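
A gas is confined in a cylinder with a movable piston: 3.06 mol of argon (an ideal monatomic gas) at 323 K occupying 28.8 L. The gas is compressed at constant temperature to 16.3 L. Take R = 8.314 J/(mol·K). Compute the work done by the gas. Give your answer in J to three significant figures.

W ≈ -4680 J

Isothermal: W = nRT ln(V₂/V₁).
W = (3.06)(8.314)(323) × ln(16.3/28.8)
  = 8217 × -0.5692
W_by_gas = -4677 J.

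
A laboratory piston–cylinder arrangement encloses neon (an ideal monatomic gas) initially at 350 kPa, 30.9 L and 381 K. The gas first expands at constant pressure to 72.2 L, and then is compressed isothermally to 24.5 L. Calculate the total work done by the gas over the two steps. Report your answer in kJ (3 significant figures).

W_total ≈ -12.9 kJ

Step 1 (isobaric): W = PΔV = (350 kPa)(72.2 − 30.9 L) = 14455 J.
After step 1: P = 350 kPa, V = 72.2 L, T = 890.2 K.
Step 2 (isothermal): W = P₁V₁ ln(V₂/V₁) = (25270) ln(24.5/72.2) = -27311 J.
W_total = 14455 − 27311 = -12856 J.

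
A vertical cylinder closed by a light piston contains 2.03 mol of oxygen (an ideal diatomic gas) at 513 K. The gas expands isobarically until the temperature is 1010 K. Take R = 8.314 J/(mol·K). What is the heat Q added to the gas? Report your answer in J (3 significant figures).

Isobaric: W = nRΔT = (2.03)(8.314)(497) = 8388 J.
ΔU = nCᵥΔT with Cᵥ = 5R/2: ΔU = (2.03)(20.79)(497) = 20970 J.
Q = ΔU + W = 20970 + 8388 = 29358 J.

Q ≈ 29400 J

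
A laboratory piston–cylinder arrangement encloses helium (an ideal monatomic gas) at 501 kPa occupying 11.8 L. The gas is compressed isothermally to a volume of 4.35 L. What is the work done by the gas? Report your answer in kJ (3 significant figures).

W ≈ -5.90 kJ

Isothermal: W = nRT ln(V₂/V₁) = P₁V₁ ln(V₂/V₁).
P₁V₁ = (501 kPa)(11.8 L) = 5912 J.
W = 5912 × ln(4.35/11.8) = 5912 × -0.9979
W_by_gas = -5900 J.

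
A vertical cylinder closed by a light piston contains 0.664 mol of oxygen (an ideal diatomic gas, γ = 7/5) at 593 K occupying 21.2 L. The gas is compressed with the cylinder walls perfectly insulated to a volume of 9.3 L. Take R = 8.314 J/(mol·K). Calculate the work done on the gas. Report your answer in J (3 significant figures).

W ≈ 3200 J

Adiabatic: TV^(γ−1) = const with γ = 7/5.
T₂ = T₁ (V₁/V₂)^(γ−1) = 593 × (21.2/9.3)^0.4 = 593 × 1.39 = 824.5 K.
W_by = nCᵥ(T₁ − T₂) = (0.664)(20.79)(593 − 824.5) = -3195 J.
Work on gas = −W_by = 3195 J.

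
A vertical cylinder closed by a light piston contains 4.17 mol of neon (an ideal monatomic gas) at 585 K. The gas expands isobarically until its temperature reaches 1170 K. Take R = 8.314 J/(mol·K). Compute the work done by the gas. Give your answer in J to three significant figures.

Isobaric: W = P ΔV = nR ΔT.
W = (4.17)(8.314)(1170 − 585) = 20282 J.

W ≈ 20300 J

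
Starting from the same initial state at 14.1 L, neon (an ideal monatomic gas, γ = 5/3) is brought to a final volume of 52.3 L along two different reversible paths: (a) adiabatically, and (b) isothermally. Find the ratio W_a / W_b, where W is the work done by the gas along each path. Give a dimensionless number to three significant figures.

Path (a) adiabatic: W = P₁V₁(1 − (V₁/V₂)^(γ−1))/(γ−1) → W_a/(P₁V₁) = 0.874.
Path (b) isothermal: W = P₁V₁ ln(V₂/V₁) → W_b/(P₁V₁) = 1.311.
W_a / W_b = 0.874 / 1.311 = 0.6668.

W_a / W_b ≈ 0.667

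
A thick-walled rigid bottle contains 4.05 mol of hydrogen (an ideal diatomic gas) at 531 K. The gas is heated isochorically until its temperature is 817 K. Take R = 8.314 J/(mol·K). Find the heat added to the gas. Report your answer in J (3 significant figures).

Constant volume ⇒ W = 0, so Q = ΔU = nCᵥΔT with Cᵥ = 5R/2 = 20.79 J/(mol·K).
ΔU = (4.05)(20.79)(817 − 531) = 24075 J.

Q ≈ 24100 J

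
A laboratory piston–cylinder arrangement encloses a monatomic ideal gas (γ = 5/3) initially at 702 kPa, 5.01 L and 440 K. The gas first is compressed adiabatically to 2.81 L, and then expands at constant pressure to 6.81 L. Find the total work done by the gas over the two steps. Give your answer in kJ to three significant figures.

W_total ≈ 4.88 kJ

Step 1 (adiabatic): W = (P₁V₁ − P₂V₂)/(γ−1) = (3517 − 5171)/0.667 = -2481 J.
After step 1: P = 1840 kPa, V = 2.81 L, T = 647 K.
Step 2 (isobaric): W = PΔV = (1840 kPa)(6.81 − 2.81 L) = 7361 J.
W_total = -2481 + 7361 = 4880 J.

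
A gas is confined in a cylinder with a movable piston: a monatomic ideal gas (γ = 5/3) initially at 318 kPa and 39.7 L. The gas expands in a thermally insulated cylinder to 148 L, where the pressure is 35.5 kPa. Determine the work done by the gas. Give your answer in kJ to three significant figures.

Adiabatic: W = (P₁V₁ − P₂V₂)/(γ − 1) with γ = 5/3.
P₁V₁ = 12625 J, P₂V₂ = 5254 J.
W = (12625 − 5254) / 0.6667 = 11056 J.

W ≈ 11.1 kJ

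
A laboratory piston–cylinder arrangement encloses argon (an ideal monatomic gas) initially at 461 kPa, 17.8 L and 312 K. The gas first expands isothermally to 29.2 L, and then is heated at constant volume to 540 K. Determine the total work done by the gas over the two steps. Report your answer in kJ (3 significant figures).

W_total ≈ 4.06 kJ

Step 1 (isothermal): W = P₁V₁ ln(V₂/V₁) = (8206) ln(29.2/17.8) = 4062 J.
Step 2 (isochoric): W = 0 (constant volume).
W_total = 4062 + 0 = 4062 J.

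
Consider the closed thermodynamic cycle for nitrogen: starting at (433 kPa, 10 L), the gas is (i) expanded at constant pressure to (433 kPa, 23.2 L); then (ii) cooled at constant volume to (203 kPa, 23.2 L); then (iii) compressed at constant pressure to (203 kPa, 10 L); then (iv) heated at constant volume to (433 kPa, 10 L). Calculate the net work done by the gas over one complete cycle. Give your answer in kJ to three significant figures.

W_net ≈ 3.04 kJ

Constant-volume legs do no work.
W(i) = (433)(23.2 − 10) = 5716 J; W(iii) = (203)(10 − 23.2) = -2680 J.
W_net = 5716 − 2680 = 3036 J (the clockwise enclosed area).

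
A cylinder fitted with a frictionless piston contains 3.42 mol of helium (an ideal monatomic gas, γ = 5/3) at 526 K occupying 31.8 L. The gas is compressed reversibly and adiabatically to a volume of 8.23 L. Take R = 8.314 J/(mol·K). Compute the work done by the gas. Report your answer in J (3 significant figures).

W ≈ -32800 J

Adiabatic: TV^(γ−1) = const with γ = 5/3.
T₂ = T₁ (V₁/V₂)^(γ−1) = 526 × (31.8/8.23)^0.667 = 526 × 2.462 = 1295 K.
W_by = nCᵥ(T₁ − T₂) = (3.42)(12.47)(526 − 1295) = -32807 J.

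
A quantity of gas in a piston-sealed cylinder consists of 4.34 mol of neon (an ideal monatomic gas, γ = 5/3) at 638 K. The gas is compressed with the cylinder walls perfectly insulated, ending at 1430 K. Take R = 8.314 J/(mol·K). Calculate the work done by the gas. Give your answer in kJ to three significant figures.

W ≈ -42.9 kJ

Adiabatic ⇒ Q = 0, so W_by = −ΔU = nCᵥ(T₁ − T₂).
Cᵥ = 3R/2 = 12.47 J/(mol·K).
W = (4.34)(12.47)(638 − 1430) = -42866 J.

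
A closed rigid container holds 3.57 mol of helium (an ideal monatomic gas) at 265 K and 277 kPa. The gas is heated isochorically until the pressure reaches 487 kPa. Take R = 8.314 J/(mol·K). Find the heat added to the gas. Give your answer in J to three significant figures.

Constant volume ⇒ W = 0, so Q = ΔU = nCᵥΔT with Cᵥ = 3R/2 = 12.47 J/(mol·K).
At constant V, T₂/T₁ = P₂/P₁ ⇒ ΔT = T₁(P₂/P₁ − 1) = 265·(487/277 − 1) = 200.9 K.
ΔU = (3.57)(12.47)(200.9) = 8944 J.

Q ≈ 8940 J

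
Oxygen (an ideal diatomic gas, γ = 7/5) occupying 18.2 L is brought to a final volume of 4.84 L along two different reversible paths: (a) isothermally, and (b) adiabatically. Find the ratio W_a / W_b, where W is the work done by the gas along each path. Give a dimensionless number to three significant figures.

Path (a) isothermal: W = P₁V₁ ln(V₂/V₁) → W_a/(P₁V₁) = -1.325.
Path (b) adiabatic: W = P₁V₁(1 − (V₁/V₂)^(γ−1))/(γ−1) → W_b/(P₁V₁) = -1.746.
W_a / W_b = -1.325 / -1.746 = 0.7584.

W_a / W_b ≈ 0.758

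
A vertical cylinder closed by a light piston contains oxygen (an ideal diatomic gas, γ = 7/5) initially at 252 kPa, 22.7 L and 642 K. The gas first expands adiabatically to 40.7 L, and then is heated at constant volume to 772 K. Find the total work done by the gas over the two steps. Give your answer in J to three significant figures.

W_total ≈ 2980 J

Step 1 (adiabatic): W = (P₁V₁ − P₂V₂)/(γ−1) = (5720 − 4529)/0.4 = 2979 J.
Step 2 (isochoric): W = 0 (constant volume).
W_total = 2979 + 0 = 2979 J.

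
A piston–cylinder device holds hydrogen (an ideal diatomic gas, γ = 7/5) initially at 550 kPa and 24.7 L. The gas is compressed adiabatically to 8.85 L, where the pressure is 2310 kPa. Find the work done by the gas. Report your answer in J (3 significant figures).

W ≈ -17100 J

Adiabatic: W = (P₁V₁ − P₂V₂)/(γ − 1) with γ = 7/5.
P₁V₁ = 13585 J, P₂V₂ = 20444 J.
W = (13585 − 20444) / 0.4 = -17146 J.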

• • •

- _Exercise brief_: The reply must hold exactly the lines from the one containing "A piston–cylinder device" to the last line of the entries, and nothing more.

- _Worked solution_:
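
A piston–cylinder device holds hydrogen (an ideal diatomic gas, γ = 7/5) initially at 550 kPa and 24.7 L. The gas is compressed adiabatically to 8.85 L, where the pressure is 2310 kPa. Find the work done by the gas. Report your answer in J (3 significant figures).

W ≈ -17100 J

Adiabatic: W = (P₁V₁ − P₂V₂)/(γ − 1) with γ = 7/5.
P₁V₁ = 13585 J, P₂V₂ = 20444 J.
W = (13585 − 20444) / 0.4 = -17146 J.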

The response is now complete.